Exercise instructions:
All lines below containing the string "else" are to be copied.

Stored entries
============

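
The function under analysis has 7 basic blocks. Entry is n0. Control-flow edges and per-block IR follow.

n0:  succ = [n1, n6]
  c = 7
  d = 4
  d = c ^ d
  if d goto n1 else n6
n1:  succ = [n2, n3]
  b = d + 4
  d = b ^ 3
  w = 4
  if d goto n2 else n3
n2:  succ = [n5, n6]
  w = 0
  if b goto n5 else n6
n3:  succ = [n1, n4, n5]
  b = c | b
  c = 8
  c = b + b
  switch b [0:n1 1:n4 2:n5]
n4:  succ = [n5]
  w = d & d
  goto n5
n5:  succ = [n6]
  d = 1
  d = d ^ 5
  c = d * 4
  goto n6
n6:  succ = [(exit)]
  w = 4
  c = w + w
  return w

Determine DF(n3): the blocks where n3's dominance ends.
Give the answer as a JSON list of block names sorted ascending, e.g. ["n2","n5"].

idom tree: n1←n0 n2←n1 n3←n1 n4←n3 n5←n1 n6←n0
Dom∩ at merges:
  n1: preds {n0,n3}: {n0} ∩ {n0,n1,n3} = {n0}; idom=n0
  n5: preds {n2,n3,n4}: {n0,n1,n2} ∩ {n0,n1,n3} ∩ {n0,n1,n3,n4} = {n0,n1}; idom=n1
  n6: preds {n0,n2,n5}: {n0} ∩ {n0,n1,n2} ∩ {n0,n1,n5} = {n0}; idom=n0

Frontier:
  n1←n0: walk · to n0
  n1←n3: walk n3→n1 to n0
  n5←n2: walk n2 to n1
  n5←n3: walk n3 to n1
  n5←n4: walk n4→n3 to n1
  n6←n0: walk · to n0
  n6←n2: walk n2→n1 to n0
  n6←n5: walk n5→n1 to n0
  n0 → ∅
  n1 → {n1,n6}
  n2 → {n5,n6}
  n3 → {n1,n5}
  n4 → {n5}
  n5 → {n6}
  n6 → ∅

DF(n3) = ["n1", "n5"]

Answer: ["n1", "n5"]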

============

Task response:
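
  if d goto n1 else n6
  if d goto n2 else n3
  if b goto n5 else n6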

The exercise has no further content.